ACTIVITY: Show all lines of the entries in which the word "failed" is found.

Collected data entries
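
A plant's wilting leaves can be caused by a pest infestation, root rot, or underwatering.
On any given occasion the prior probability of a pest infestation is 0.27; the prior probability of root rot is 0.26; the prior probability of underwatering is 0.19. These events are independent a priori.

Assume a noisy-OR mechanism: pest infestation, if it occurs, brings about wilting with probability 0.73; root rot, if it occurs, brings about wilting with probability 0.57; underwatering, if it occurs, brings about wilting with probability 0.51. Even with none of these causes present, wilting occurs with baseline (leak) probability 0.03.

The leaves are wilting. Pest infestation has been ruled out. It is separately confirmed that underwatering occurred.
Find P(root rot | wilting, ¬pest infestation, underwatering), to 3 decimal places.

P(root rot | wilting, ¬pest infestation, underwatering) ≈ 0.348

Under noisy-OR, P(wilting | causes) = 1 − (1−0.03)·∏(1−qᵢ) over the active causes.
Enumerate both values of root rot and weight by the priors:
  P(wilting | ¬pest infestation, underwatering) = 0.5247×0.74 + 0.795621×0.26
        = 0.388278 + 0.206861 = 0.595139
Configurations with root rot contribute 0.206861, so
  P(root rot | wilting, ¬pest infestation, underwatering) = 0.206861 / 0.595139 ≈ 0.348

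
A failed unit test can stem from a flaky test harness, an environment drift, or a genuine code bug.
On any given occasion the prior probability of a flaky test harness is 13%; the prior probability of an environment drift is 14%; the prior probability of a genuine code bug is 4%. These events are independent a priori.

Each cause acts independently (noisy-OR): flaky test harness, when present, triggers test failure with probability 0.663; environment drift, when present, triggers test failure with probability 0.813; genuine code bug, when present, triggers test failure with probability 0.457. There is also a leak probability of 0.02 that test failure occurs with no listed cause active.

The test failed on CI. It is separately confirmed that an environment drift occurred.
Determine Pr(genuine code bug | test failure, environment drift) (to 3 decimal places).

Under noisy-OR, P(test failure | causes) = 1 − (1−0.02)·∏(1−qᵢ) over the active causes.
P(test failure | environment drift) = 0.81674×0.87×0.96 + 0.90049×0.87×0.04 + 0.938241×0.13×0.96 + 0.966465×0.13×0.04 = 0.682141 + 0.031337 + 0.117092 + 0.005026 = 0.835596
Of this, 0.036363 comes from 0.031337 + 0.005026 (the genuine code bug=true cases).
P(genuine code bug | test failure, environment drift) = 0.036363 / 0.835596 ≈ 0.044

Pr(genuine code bug | test failure, environment drift) ≈ 0.044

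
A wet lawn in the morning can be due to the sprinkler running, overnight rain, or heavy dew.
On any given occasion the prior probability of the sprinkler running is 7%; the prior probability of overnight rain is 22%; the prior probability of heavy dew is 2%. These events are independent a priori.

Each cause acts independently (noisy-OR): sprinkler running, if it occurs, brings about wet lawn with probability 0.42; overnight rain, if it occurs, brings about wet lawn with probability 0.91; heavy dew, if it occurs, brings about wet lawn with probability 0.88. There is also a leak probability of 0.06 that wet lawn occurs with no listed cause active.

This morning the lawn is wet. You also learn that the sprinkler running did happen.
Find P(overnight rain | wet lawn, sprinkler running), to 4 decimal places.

Under noisy-OR, P(wet lawn | causes) = 1 − (1−0.06)·∏(1−qᵢ) over the active causes.
P(wet lawn | sprinkler running) = 0.4548·0.78·0.98 + 0.934576·0.78·0.02 + 0.950932·0.22·0.98 + 0.994112·0.22·0.02 = 0.347649 + 0.014579 + 0.205021 + 0.004374 = 0.571623
The overnight rain-present share is 0.205021 + 0.004374 = 0.209395.
Hence the posterior is 0.209395/0.571623 ≈ 0.3663.

P(overnight rain | wet lawn, sprinkler running) ≈ 0.3663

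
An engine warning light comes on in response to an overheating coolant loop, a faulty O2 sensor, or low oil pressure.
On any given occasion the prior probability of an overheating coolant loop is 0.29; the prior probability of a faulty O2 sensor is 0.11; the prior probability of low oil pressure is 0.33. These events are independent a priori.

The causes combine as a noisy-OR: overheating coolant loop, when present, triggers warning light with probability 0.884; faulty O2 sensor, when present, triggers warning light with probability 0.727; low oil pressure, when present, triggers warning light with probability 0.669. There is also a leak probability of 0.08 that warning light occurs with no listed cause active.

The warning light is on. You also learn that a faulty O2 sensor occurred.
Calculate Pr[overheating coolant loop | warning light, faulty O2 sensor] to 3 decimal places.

Under noisy-OR, P(warning light | causes) = 1 − (1−0.08)·∏(1−qᵢ) over the active causes.
Sum P(warning light|·) weighted by the priors over the 4 (overheating coolant loop, low oil pressure) configurations:
  P(warning light | faulty O2 sensor) = 0.74884·0.71·0.67 + 0.916866·0.71·0.33 + 0.970865·0.29·0.67 + 0.990356·0.29·0.33
        = 0.356223 + 0.214822 + 0.188639 + 0.094777 = 0.854461
The terms with overheating coolant loop present sum to 0.283416, so
  P(overheating coolant loop | warning light, faulty O2 sensor) = 0.283416 / 0.854461 ≈ 0.332

Pr[overheating coolant loop | warning light, faulty O2 sensor] ≈ 0.332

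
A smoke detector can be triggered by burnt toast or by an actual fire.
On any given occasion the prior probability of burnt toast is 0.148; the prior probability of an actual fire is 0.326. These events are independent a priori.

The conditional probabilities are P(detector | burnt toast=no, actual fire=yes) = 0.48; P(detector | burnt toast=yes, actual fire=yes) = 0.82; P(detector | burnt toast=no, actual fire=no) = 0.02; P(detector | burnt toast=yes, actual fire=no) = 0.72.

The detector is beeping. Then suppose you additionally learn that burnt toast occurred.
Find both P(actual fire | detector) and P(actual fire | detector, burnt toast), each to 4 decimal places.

Numerator (weight on configurations with actual fire): 0.133321 + 0.039563 = 0.172884
Normalizer over all consistent configurations: 0.02×0.852×0.674 + 0.48×0.852×0.326 + 0.72×0.148×0.674 + 0.82×0.148×0.326 = 0.256190
Posterior = 0.172884 / 0.256190 ≈ 0.6748

Now also conditioning on burnt toast=true:
Weight on actual fire=true, given the evidence: 0.82×0.326 = 0.267320
Normalizer over all consistent configurations: 0.72×0.674 + 0.82×0.326 = 0.752600
Posterior = 0.267320 / 0.752600 ≈ 0.3552

P(actual fire | detector) ≈ 0.6748; P(actual fire | detector, burnt toast) ≈ 0.3552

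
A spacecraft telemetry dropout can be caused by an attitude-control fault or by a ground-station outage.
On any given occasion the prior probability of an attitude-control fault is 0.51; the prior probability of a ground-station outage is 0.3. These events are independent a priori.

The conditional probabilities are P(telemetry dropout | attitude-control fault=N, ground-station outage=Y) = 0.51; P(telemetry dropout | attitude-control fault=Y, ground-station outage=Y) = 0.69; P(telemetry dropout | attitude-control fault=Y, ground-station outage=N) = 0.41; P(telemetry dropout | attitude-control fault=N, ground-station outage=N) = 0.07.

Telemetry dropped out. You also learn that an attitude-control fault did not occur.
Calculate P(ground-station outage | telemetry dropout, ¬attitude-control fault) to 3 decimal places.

Enumerate both values of ground-station outage and weight by the priors:
  P(telemetry dropout | ¬attitude-control fault) = 0.07·0.7 + 0.51·0.3
        = 0.049000 + 0.153000 = 0.202000
Configurations with ground-station outage contribute 0.153000, so
  P(ground-station outage | telemetry dropout, ¬attitude-control fault) = 0.153000 / 0.202000 ≈ 0.757

P(ground-station outage | telemetry dropout, ¬attitude-control fault) ≈ 0.757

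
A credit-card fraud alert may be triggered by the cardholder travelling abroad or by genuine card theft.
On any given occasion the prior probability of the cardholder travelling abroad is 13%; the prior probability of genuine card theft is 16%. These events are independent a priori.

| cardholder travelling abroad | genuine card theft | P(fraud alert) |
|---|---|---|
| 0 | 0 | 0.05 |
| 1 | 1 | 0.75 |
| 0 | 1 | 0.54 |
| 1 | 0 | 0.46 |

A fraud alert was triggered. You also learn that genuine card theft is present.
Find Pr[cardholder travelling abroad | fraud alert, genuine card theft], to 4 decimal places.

P(fraud alert | genuine card theft) = 0.54×0.87 + 0.75×0.13 = 0.469800 + 0.097500 = 0.567300
Restricting to configurations with cardholder travelling abroad present: 0.75×0.13 = 0.097500.
So P(cardholder travelling abroad | fraud alert, genuine card theft) = 0.097500/0.567300 ≈ 0.1719.

Pr[cardholder travelling abroad | fraud alert, genuine card theft] ≈ 0.1719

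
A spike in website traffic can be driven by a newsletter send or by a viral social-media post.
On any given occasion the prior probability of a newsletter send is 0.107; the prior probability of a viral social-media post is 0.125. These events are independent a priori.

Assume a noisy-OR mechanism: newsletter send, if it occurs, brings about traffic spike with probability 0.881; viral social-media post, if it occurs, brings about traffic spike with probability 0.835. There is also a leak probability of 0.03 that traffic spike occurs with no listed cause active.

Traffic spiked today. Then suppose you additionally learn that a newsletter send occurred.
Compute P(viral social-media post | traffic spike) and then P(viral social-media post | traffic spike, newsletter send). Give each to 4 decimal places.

Under noisy-OR, P(traffic spike | causes) = 1 − (1−0.03)·∏(1−qᵢ) over the active causes.
Sum P(traffic spike|·) weighted by the priors over the 4 (newsletter send, viral social-media post) configurations:
  P(traffic spike) = 0.03·0.893·0.875 + 0.83995·0.893·0.125 + 0.88457·0.107·0.875 + 0.980954·0.107·0.125
        = 0.023441 + 0.093759 + 0.082818 + 0.013120 = 0.213138
Configurations with viral social-media post contribute 0.106879, so
  P(viral social-media post | traffic spike) = 0.106879 / 0.213138 ≈ 0.5015

With the extra evidence:
P(traffic spike | newsletter send) = 0.88457*0.875 + 0.980954*0.125 = 0.773999 + 0.122619 = 0.896618
The viral social-media post-present share is 0.980954*0.125 = 0.122619.
So P(viral social-media post | traffic spike, newsletter send) = 0.122619/0.896618 ≈ 0.1368.

P(viral social-media post | traffic spike) ≈ 0.5015; P(viral social-media post | traffic spike, newsletter send) ≈ 0.1368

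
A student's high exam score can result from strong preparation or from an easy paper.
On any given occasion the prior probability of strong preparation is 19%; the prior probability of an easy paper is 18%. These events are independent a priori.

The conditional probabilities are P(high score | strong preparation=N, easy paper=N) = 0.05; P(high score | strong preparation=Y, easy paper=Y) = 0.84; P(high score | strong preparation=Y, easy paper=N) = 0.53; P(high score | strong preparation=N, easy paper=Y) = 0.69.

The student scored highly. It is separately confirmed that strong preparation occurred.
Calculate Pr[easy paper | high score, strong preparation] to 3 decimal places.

P(high score | strong preparation) = 0.53·0.82 + 0.84·0.18 = 0.434600 + 0.151200 = 0.585800
Of this, 0.151200 comes from 0.84·0.18 (the easy paper=true cases).
Hence the posterior is 0.151200/0.585800 ≈ 0.258.

Pr[easy paper | high score, strong preparation] ≈ 0.258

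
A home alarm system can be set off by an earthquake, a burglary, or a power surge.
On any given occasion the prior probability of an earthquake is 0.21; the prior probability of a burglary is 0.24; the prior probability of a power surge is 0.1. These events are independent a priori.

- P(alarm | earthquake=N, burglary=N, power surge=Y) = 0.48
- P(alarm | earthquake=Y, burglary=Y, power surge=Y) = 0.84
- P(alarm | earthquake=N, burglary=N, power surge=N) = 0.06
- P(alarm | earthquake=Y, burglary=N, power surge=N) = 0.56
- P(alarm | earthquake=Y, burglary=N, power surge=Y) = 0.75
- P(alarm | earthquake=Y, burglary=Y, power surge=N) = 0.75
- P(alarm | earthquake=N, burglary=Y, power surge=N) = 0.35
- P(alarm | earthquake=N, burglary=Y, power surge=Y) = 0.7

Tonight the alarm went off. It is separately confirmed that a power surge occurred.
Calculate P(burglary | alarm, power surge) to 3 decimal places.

P(alarm | power surge) = 0.48*0.79*0.76 + 0.7*0.79*0.24 + 0.75*0.21*0.76 + 0.84*0.21*0.24 = 0.288192 + 0.132720 + 0.119700 + 0.042336 = 0.582948
Restricting to configurations with burglary present: 0.132720 + 0.042336 = 0.175056.
P(burglary | alarm, power surge) = 0.175056 / 0.582948 ≈ 0.300

P(burglary | alarm, power surge) ≈ 0.300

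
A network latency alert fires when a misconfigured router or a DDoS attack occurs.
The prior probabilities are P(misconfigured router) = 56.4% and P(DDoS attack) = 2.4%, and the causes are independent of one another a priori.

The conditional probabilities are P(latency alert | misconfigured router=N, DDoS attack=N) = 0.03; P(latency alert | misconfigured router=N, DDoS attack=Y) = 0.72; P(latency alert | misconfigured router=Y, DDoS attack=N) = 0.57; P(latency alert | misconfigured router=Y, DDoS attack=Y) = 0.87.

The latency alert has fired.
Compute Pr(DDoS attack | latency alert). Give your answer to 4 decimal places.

P(latency alert) = 0.03×0.436×0.976 + 0.72×0.436×0.024 + 0.57×0.564×0.976 + 0.87×0.564×0.024 = 0.012766 + 0.007534 + 0.313764 + 0.011776 = 0.345840
The DDoS attack-present share is 0.007534 + 0.011776 = 0.019310.
P(DDoS attack | latency alert) = 0.019310 / 0.345840 ≈ 0.0558

Pr(DDoS attack | latency alert) ≈ 0.0558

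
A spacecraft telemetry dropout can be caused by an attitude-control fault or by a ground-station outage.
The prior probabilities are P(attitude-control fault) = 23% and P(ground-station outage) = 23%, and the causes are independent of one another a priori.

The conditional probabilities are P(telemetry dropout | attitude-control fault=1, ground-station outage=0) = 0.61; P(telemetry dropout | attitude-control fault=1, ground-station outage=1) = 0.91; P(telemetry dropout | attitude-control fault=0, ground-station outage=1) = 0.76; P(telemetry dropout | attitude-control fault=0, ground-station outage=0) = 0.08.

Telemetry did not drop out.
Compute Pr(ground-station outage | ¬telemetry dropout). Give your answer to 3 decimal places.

Pr(ground-station outage | ¬telemetry dropout) ≈ 0.071

Enumerate the 4 (attitude-control fault, ground-station outage) configurations and weight by the priors:
  P(¬telemetry dropout) = 0.92×0.77×0.77 + 0.24×0.77×0.23 + 0.39×0.23×0.77 + 0.09×0.23×0.23
        = 0.545468 + 0.042504 + 0.069069 + 0.004761 = 0.661802
Keeping only the ground-station outage-present terms gives 0.047265, so
  P(ground-station outage | ¬telemetry dropout) = 0.047265 / 0.661802 ≈ 0.071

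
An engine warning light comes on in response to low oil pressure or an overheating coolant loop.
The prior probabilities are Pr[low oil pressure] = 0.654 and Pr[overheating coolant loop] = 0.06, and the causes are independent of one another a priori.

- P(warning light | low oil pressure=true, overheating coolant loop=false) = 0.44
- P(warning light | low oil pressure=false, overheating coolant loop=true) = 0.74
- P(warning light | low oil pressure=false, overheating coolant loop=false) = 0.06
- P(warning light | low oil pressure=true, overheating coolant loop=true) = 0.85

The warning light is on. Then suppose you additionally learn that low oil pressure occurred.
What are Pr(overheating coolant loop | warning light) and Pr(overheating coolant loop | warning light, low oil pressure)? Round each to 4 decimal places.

Pr(overheating coolant loop | warning light) ≈ 0.1438; Pr(overheating coolant loop | warning light, low oil pressure) ≈ 0.1098

P(warning light) = 0.06·0.346·0.94 + 0.74·0.346·0.06 + 0.44·0.654·0.94 + 0.85·0.654·0.06 = 0.019514 + 0.015362 + 0.270494 + 0.033354 = 0.338724
Of this, 0.048716 comes from 0.015362 + 0.033354 (the overheating coolant loop=true cases).
Hence the posterior is 0.048716/0.338724 ≈ 0.1438.

With the extra evidence:
P(warning light | low oil pressure) = 0.44·0.94 + 0.85·0.06 = 0.413600 + 0.051000 = 0.464600
The overheating coolant loop-present share is 0.85·0.06 = 0.051000.
P(overheating coolant loop | warning light, low oil pressure) = 0.051000 / 0.464600 ≈ 0.1098
— low oil pressure explains away the evidence for overheating coolant loop.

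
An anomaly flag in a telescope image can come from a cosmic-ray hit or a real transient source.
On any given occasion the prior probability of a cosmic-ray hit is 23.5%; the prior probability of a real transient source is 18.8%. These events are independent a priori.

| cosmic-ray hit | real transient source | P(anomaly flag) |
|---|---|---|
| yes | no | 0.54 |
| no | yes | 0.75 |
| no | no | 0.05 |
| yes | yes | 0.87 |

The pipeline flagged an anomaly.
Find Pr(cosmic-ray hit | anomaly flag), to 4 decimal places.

Pr(cosmic-ray hit | anomaly flag) ≈ 0.5046

Numerator (weight on configurations with cosmic-ray hit): 0.103043 + 0.038437 = 0.141480
Denominator P(anomaly flag): 0.05*0.765*0.812 + 0.75*0.765*0.188 + 0.54*0.235*0.812 + 0.87*0.235*0.188 = 0.280404
P(cosmic-ray hit | anomaly flag) = 0.141480/0.280404 ≈ 0.5046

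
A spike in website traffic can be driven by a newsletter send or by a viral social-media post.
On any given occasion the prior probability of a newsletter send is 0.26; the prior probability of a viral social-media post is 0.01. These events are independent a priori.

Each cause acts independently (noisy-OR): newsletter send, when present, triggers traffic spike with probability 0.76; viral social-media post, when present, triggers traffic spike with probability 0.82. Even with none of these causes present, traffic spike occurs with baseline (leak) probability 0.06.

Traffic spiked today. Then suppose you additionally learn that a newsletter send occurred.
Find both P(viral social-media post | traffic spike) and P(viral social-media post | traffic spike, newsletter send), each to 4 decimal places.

P(viral social-media post | traffic spike) ≈ 0.0343; P(viral social-media post | traffic spike, newsletter send) ≈ 0.0124

Under noisy-OR, P(traffic spike | causes) = 1 − (1−0.06)·∏(1−qᵢ) over the active causes.
Numerator (weight on configurations with viral social-media post): 0.006148 + 0.002494 = 0.008642
Denominator P(traffic spike): 0.06·0.74·0.99 + 0.8308·0.74·0.01 + 0.7744·0.26·0.99 + 0.959392·0.26·0.01 = 0.251929
Posterior = 0.008642 / 0.251929 ≈ 0.0343

Now also conditioning on newsletter send=true:
Numerator (weight on configurations with viral social-media post): 0.959392*0.01 = 0.009594
Normalizer over all consistent configurations: 0.7744*0.99 + 0.959392*0.01 = 0.776250
P(viral social-media post | traffic spike, newsletter send) = 0.009594/0.776250 ≈ 0.0124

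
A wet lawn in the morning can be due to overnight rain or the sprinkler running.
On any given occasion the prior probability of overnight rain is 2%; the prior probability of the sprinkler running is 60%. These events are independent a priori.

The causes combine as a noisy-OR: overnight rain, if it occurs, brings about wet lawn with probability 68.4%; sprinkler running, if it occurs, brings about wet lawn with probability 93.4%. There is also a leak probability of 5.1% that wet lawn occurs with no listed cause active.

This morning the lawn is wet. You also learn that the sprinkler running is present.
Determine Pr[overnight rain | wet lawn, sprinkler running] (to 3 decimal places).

Pr[overnight rain | wet lawn, sprinkler running] ≈ 0.021

Under noisy-OR, P(wet lawn | causes) = 1 − (1−0.051)·∏(1−qᵢ) over the active causes.
Enumerate both values of overnight rain and weight by the priors:
  P(wet lawn | sprinkler running) = 0.937366×0.98 + 0.980208×0.02
        = 0.918619 + 0.019604 = 0.938223
Configurations with overnight rain contribute 0.019604, so
  P(overnight rain | wet lawn, sprinkler running) = 0.019604 / 0.938223 ≈ 0.021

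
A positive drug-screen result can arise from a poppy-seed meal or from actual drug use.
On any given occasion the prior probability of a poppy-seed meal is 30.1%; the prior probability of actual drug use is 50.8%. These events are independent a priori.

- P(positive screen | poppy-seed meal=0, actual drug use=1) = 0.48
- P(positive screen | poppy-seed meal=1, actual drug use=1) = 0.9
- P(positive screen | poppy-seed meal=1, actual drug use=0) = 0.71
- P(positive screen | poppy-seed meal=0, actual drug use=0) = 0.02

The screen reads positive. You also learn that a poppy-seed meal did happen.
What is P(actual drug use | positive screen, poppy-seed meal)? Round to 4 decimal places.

For the numerator, keep only actual drug use=true terms: 0.9*0.508 = 0.457200
Normalizer over all consistent configurations: 0.71*0.492 + 0.9*0.508 = 0.806520
P(actual drug use | positive screen, poppy-seed meal) = 0.457200/0.806520 ≈ 0.5669

P(actual drug use | positive screen, poppy-seed meal) ≈ 0.5669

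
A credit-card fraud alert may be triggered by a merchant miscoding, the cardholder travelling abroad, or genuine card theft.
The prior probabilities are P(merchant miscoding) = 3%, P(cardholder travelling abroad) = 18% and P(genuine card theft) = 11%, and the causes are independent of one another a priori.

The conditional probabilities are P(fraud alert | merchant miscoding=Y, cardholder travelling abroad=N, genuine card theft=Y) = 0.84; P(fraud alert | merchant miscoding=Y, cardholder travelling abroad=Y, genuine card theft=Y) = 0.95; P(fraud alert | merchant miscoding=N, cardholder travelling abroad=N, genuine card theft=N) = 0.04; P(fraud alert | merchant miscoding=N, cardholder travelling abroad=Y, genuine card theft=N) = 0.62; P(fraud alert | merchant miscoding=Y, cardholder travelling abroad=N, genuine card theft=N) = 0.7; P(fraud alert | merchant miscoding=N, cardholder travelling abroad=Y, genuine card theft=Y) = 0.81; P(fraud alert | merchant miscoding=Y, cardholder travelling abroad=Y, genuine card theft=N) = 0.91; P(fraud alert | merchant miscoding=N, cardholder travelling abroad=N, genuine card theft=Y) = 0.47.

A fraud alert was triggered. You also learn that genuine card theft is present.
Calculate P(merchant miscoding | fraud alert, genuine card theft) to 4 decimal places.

Numerator (weight on configurations with merchant miscoding): 0.020664 + 0.005130 = 0.025794
Denominator P(fraud alert | genuine card theft): 0.47*0.97*0.82 + 0.81*0.97*0.18 + 0.84*0.03*0.82 + 0.95*0.03*0.18 = 0.541058
Posterior = 0.025794 / 0.541058 ≈ 0.0477

P(merchant miscoding | fraud alert, genuine card theft) ≈ 0.0477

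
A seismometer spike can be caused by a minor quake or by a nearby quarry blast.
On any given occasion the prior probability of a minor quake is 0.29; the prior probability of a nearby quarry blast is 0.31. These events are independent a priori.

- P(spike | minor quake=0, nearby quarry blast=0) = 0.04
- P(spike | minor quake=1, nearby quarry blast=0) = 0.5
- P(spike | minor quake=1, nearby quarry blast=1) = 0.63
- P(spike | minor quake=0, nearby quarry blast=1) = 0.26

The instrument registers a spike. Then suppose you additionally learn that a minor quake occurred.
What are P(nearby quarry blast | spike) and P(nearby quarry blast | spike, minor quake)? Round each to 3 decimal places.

P(nearby quarry blast | spike) ≈ 0.488; P(nearby quarry blast | spike, minor quake) ≈ 0.361

P(spike) = 0.04·0.71·0.69 + 0.26·0.71·0.31 + 0.5·0.29·0.69 + 0.63·0.29·0.31 = 0.019596 + 0.057226 + 0.100050 + 0.056637 = 0.233509
Of this, 0.113863 comes from 0.057226 + 0.056637 (the nearby quarry blast=true cases).
So P(nearby quarry blast | spike) = 0.113863/0.233509 ≈ 0.488.

Now condition on the additional information:
Numerator (weight on configurations with nearby quarry blast): 0.63×0.31 = 0.195300
Denominator P(spike | minor quake): 0.5×0.69 + 0.63×0.31 = 0.540300
Posterior = 0.195300 / 0.540300 ≈ 0.361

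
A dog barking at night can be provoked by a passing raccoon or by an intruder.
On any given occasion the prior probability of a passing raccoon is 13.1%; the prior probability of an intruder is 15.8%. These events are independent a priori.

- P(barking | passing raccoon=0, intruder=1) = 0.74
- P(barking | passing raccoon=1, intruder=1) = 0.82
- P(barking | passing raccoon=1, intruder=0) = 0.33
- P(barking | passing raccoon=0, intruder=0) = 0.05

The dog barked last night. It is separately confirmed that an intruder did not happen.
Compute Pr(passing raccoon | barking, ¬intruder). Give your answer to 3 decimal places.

P(barking | ¬intruder) = 0.05×0.869 + 0.33×0.131 = 0.043450 + 0.043230 = 0.086680
Of this, 0.043230 comes from 0.33×0.131 (the passing raccoon=true cases).
So P(passing raccoon | barking, ¬intruder) = 0.043230/0.086680 ≈ 0.499.

Pr(passing raccoon | barking, ¬intruder) ≈ 0.499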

RESPONSE TO THE TASK:
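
A failed unit test can stem from a flaky test harness, an environment drift, or a genuine code bug.
The test failed on CI. It is separately confirmed that an environment drift occurred.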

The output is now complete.